* _Problem description_: Copy each line below without leaving any out.

■ ■ ■

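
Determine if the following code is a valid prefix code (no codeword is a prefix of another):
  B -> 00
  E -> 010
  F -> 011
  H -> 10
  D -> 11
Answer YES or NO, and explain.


Checking each pair (does one codeword prefix another?):
  B='00' vs E='010': no prefix
  B='00' vs F='011': no prefix
  B='00' vs H='10': no prefix
  B='00' vs D='11': no prefix
  E='010' vs B='00': no prefix
  E='010' vs F='011': no prefix
  E='010' vs H='10': no prefix
  E='010' vs D='11': no prefix
  F='011' vs B='00': no prefix
  F='011' vs E='010': no prefix
  F='011' vs H='10': no prefix
  F='011' vs D='11': no prefix
  H='10' vs B='00': no prefix
  H='10' vs E='010': no prefix
  H='10' vs F='011': no prefix
  H='10' vs D='11': no prefix
  D='11' vs B='00': no prefix
  D='11' vs E='010': no prefix
  D='11' vs F='011': no prefix
  D='11' vs H='10': no prefix
No violation found over all pairs.

YES -- this is a valid prefix code. No codeword is a prefix of any other codeword.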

■ ■ ■

* _Answer below_:
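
Determine if the following code is a valid prefix code (no codeword is a prefix of another):
  B -> 00
  E -> 010
  F -> 011
  H -> 10
  D -> 11
Answer YES or NO, and explain.


Checking each pair (does one codeword prefix another?):
  B='00' vs E='010': no prefix
  B='00' vs F='011': no prefix
  B='00' vs H='10': no prefix
  B='00' vs D='11': no prefix
  E='010' vs B='00': no prefix
  E='010' vs F='011': no prefix
  E='010' vs H='10': no prefix
  E='010' vs D='11': no prefix
  F='011' vs B='00': no prefix
  F='011' vs E='010': no prefix
  F='011' vs H='10': no prefix
  F='011' vs D='11': no prefix
  H='10' vs B='00': no prefix
  H='10' vs E='010': no prefix
  H='10' vs F='011': no prefix
  H='10' vs D='11': no prefix
  D='11' vs B='00': no prefix
  D='11' vs E='010': no prefix
  D='11' vs F='011': no prefix
  D='11' vs H='10': no prefix
No violation found over all pairs.

YES -- this is a valid prefix code. No codeword is a prefix of any other codeword.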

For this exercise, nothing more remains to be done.